··· Data for this exercise ···

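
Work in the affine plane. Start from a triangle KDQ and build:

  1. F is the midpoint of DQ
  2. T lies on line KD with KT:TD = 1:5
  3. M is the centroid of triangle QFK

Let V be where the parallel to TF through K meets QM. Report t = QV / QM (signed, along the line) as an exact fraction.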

···

> Try it
Make a word-for-word copy of the records.

> Reply to the task
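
Work in the affine plane. Start from a triangle KDQ and build:

  1. F is the midpoint of DQ
  2. T lies on line KD with KT:TD = 1:5
  3. M is the centroid of triangle QFK

Let V be where the parallel to TF through K meets QM. Report t = QV / QM (signed, along the line) as an exact fraction.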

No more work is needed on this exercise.